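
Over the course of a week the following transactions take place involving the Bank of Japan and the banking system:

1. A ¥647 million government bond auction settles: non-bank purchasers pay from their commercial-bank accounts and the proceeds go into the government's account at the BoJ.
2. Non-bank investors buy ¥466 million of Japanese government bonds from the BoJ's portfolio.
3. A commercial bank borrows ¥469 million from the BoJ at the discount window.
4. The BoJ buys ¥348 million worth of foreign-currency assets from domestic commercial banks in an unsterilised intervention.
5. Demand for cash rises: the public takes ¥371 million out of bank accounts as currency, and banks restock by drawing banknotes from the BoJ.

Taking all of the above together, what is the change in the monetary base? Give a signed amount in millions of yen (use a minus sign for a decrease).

Government account inflow ¥647 million: reserves shift to a non-base liability → −¥647M.
Asset sale (to non-banks) ¥466 million: BoJ balance sheet contracts → −¥466M.
Discount-window loan ¥469 million: BoJ balance sheet expands → +¥469M.
FX purchase ¥348 million: BoJ balance sheet expands → +¥348M.
Currency withdrawal ¥371 million: just a shift between currency and reserves — both are base money → 0.
Net: −647 − 466 + 469 + 348 + 0 = -¥296 million.

-¥296 million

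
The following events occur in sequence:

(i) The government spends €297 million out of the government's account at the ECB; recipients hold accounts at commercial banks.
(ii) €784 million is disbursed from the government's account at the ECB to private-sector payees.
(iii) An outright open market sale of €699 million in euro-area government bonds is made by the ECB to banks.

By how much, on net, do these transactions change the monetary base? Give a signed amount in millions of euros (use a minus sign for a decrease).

ECB balance sheet:
  Assets:      Securities −€699M
  Liabilities: Bank reserves +€382M, Government deposits −€1081M
Monetary base = currency + reserves: 0 + (+€382M) = +€382 million.

+€382 million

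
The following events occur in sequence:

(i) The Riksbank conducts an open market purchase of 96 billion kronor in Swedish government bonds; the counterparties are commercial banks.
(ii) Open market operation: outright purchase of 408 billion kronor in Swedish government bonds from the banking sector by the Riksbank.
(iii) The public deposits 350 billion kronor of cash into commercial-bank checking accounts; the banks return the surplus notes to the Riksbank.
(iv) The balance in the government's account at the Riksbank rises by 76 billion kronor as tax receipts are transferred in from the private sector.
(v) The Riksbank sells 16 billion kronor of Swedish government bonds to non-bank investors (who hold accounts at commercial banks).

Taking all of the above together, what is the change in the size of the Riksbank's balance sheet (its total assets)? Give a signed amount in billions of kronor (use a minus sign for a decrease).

OMO purchase (from banks) 96 billion kronor: a Riksbank asset is acquired → +96B.
OMO purchase (from banks) 408 billion kronor: a Riksbank asset is acquired → +408B.
Currency deposit 350 billion kronor: only the composition of liabilities changes → 0.
Government account inflow 76 billion kronor: only the composition of liabilities changes → 0.
Asset sale (to non-banks) 16 billion kronor: a Riksbank asset is shed → −16B.
Net: 96 + 408 + 0 + 0 − 16 = +488 billion.

+488 billion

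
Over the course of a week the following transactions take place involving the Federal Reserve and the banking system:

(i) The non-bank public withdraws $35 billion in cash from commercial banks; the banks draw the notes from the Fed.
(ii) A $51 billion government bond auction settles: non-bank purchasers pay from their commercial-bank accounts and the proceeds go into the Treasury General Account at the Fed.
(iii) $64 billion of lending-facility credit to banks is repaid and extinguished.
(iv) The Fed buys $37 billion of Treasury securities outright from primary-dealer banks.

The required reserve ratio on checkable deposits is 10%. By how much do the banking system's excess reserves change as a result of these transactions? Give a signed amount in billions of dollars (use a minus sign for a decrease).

-$104.4 billion

Currency withdrawal $35 billion: reserves −$35B, deposits −$35B.
Government account inflow $51 billion: reserves −$51B, deposits −$51B.
Discount-window repayment $64 billion: reserves −$64B, deposits 0.
OMO purchase (from banks) $37 billion: reserves +$37B, deposits 0.
Totals: Δreserves = −$113B, Δdeposits = −$86B.
Δrequired reserves = 10% × −$86B = −$8.6B.
Δexcess reserves = Δreserves − Δrequired = −$113B − (−$8.6B) = -$104.4 billion.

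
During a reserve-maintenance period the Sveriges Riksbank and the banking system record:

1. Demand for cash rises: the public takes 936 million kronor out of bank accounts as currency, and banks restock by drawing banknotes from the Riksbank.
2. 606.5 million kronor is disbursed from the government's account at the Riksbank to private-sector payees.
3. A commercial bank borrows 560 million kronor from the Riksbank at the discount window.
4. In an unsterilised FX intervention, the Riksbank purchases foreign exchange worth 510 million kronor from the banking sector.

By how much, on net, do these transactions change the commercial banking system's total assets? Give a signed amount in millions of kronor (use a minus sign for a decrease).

+230.5 million

Riksbank balance sheet:
  Assets:      Loans to banks +560M, Foreign assets +510M
  Liabilities: Bank reserves +740.5M, Currency in circulation +936M, Government deposits −606.5M
Commercial banking system:
  Assets:      Reserves at CB +740.5M, Foreign assets −510M
  Liabilities: Checkable deposits −329.5M, Borrowings from CB +560M
Change in total bank assets = +230.5 million.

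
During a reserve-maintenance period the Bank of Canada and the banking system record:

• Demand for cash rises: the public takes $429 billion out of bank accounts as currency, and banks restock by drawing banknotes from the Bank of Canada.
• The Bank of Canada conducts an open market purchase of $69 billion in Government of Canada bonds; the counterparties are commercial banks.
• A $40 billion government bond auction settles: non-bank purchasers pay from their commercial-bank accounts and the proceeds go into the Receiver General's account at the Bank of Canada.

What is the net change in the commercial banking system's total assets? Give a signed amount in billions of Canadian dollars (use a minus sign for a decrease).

-$469 billion

Bank of Canada balance sheet:
  Assets:      Securities +$69B
  Liabilities: Bank reserves −$400B, Currency in circulation +$429B, Government deposits +$40B
Commercial banking system:
  Assets:      Reserves at CB −$400B, Securities −$69B
  Liabilities: Checkable deposits −$469B
Change in total bank assets = -$469 billion.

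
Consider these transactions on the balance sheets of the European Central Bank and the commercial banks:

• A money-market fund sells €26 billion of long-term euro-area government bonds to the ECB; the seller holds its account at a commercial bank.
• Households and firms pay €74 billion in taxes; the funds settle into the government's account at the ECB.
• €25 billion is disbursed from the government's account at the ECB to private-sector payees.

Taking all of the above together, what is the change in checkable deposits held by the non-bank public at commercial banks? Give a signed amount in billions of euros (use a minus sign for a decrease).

-€23 billion

Asset purchase (from non-banks) €26 billion: non-bank counterparties' bank balances rise → +€26B.
Government account inflow €74 billion: non-bank counterparties' bank balances fall → −€74B.
Government spending €25 billion: non-bank counterparties' bank balances rise → +€25B.
Net: 26 − 74 + 25 = -€23 billion.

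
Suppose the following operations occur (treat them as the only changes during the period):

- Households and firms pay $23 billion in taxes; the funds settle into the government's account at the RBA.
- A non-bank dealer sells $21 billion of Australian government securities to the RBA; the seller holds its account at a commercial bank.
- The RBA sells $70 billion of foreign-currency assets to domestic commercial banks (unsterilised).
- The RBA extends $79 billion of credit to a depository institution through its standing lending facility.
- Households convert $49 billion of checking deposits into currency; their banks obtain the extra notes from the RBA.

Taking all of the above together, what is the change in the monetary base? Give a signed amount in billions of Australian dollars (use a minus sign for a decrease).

+$7 billion

Government account inflow $23 billion: reserves shift to a non-base liability → −$23B.
Asset purchase (from non-banks) $21 billion: RBA balance sheet expands → +$21B.
FX sale $70 billion: RBA balance sheet contracts → −$70B.
Discount-window loan $79 billion: RBA balance sheet expands → +$79B.
Currency withdrawal $49 billion: just a shift between currency and reserves — both are base money → 0.
Net: −23 + 21 − 70 + 79 + 0 = +$7 billion.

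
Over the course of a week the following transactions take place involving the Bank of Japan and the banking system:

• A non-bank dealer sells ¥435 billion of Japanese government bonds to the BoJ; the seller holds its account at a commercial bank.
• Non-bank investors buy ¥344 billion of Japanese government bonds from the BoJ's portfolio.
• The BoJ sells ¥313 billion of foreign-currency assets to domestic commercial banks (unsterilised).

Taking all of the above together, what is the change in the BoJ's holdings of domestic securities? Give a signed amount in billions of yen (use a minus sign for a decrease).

+¥91 billion

Asset purchase (from non-banks) ¥435 billion: securities added to the BoJ's portfolio → +¥435B.
Asset sale (to non-banks) ¥344 billion: securities removed from the BoJ's portfolio → −¥344B.
FX sale ¥313 billion: the BoJ's securities portfolio is untouched → 0.
Net: 435 − 344 + 0 = +¥91 billion.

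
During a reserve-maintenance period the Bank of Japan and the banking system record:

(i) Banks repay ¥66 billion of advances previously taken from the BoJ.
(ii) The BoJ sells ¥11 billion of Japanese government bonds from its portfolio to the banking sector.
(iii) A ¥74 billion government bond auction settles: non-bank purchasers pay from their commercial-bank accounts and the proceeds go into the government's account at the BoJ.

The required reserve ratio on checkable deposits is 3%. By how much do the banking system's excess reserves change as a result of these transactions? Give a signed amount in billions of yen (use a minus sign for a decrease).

Discount-window repayment ¥66 billion: reserves −¥66B, deposits 0.
OMO sale (to banks) ¥11 billion: reserves −¥11B, deposits 0.
Government account inflow ¥74 billion: reserves −¥74B, deposits −¥74B.
Totals: Δreserves = −¥151B, Δdeposits = −¥74B.
Δrequired reserves = 3% × −¥74B = −¥2.22B.
Δexcess reserves = Δreserves − Δrequired = −¥151B − (−¥2.22B) = -¥148.78 billion.

-¥148.78 billion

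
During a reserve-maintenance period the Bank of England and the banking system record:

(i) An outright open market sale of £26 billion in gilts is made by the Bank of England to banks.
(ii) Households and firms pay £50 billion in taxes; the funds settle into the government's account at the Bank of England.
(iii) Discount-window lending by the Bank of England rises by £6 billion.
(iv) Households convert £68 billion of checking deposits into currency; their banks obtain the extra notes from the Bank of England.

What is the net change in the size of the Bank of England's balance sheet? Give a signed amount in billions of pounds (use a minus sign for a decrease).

-£20 billion

Bank of England balance sheet:
  Assets:      Securities −£26B, Loans to banks +£6B
  Liabilities: Bank reserves −£138B, Currency in circulation +£68B, Government deposits +£50B
Change in total Bank of England assets = -£20 billion.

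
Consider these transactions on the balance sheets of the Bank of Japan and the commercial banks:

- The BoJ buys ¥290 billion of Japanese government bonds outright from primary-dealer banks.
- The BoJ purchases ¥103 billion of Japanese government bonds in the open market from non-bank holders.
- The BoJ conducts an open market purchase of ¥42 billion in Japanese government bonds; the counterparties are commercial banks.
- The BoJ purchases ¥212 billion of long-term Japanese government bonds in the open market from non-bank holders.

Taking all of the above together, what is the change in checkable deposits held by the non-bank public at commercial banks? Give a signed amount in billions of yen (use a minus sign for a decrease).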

---

Begin with the top line of the material and go as far as the line with "3. A commercial bank borrows ¥469". Set down those lines exactly, both ends included, and nothing more.

▶ [Solution for this problem]:
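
Over the course of a week the following transactions take place involving the Bank of Japan and the banking system:

1. A ¥647 million government bond auction settles: non-bank purchasers pay from their commercial-bank accounts and the proceeds go into the government's account at the BoJ.
2. Non-bank investors buy ¥466 million of Japanese government bonds from the BoJ's portfolio.
3. A commercial bank borrows ¥469 million from the BoJ at the discount window.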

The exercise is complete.